— Listed entries —
######

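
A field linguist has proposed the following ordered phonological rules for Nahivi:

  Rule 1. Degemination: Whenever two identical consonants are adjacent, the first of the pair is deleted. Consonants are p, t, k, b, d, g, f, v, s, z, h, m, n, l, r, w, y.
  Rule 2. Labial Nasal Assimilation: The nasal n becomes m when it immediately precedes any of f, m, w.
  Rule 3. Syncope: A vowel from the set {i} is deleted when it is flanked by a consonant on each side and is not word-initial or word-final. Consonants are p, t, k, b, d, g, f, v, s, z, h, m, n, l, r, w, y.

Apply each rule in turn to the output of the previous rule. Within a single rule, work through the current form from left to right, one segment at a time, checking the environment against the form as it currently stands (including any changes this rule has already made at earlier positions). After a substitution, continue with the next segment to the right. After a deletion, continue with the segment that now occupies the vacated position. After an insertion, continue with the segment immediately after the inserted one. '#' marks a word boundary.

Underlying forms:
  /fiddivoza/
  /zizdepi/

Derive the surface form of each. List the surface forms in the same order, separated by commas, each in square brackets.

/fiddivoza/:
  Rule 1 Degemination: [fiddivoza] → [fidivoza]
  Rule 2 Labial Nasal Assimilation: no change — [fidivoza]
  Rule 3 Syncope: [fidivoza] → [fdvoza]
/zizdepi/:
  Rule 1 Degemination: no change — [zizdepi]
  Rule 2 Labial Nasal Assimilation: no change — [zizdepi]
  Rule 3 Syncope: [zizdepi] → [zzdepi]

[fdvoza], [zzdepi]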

######

Only an exact copy is wanted here: the line containing "Rule 2. Labial" and every later line, up to and including the last line of the listing.

— Reply to the exercise —
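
  Rule 2. Labial Nasal Assimilation: The nasal n becomes m when it immediately precedes any of f, m, w.
  Rule 3. Syncope: A vowel from the set {i} is deleted when it is flanked by a consonant on each side and is not word-initial or word-final. Consonants are p, t, k, b, d, g, f, v, s, z, h, m, n, l, r, w, y.

Apply each rule in turn to the output of the previous rule. Within a single rule, work through the current form from left to right, one segment at a time, checking the environment against the form as it currently stands (including any changes this rule has already made at earlier positions). After a substitution, continue with the next segment to the right. After a deletion, continue with the segment that now occupies the vacated position. After an insertion, continue with the segment immediately after the inserted one. '#' marks a word boundary.

Underlying forms:
  /fiddivoza/
  /zizdepi/

Derive the surface form of each. List the surface forms in the same order, separated by commas, each in square brackets.

/fiddivoza/:
  Rule 1 Degemination: [fiddivoza] → [fidivoza]
  Rule 2 Labial Nasal Assimilation: no change — [fidivoza]
  Rule 3 Syncope: [fidivoza] → [fdvoza]
/zizdepi/:
  Rule 1 Degemination: no change — [zizdepi]
  Rule 2 Labial Nasal Assimilation: no change — [zizdepi]
  Rule 3 Syncope: [zizdepi] → [zzdepi]

[fdvoza], [zzdepi]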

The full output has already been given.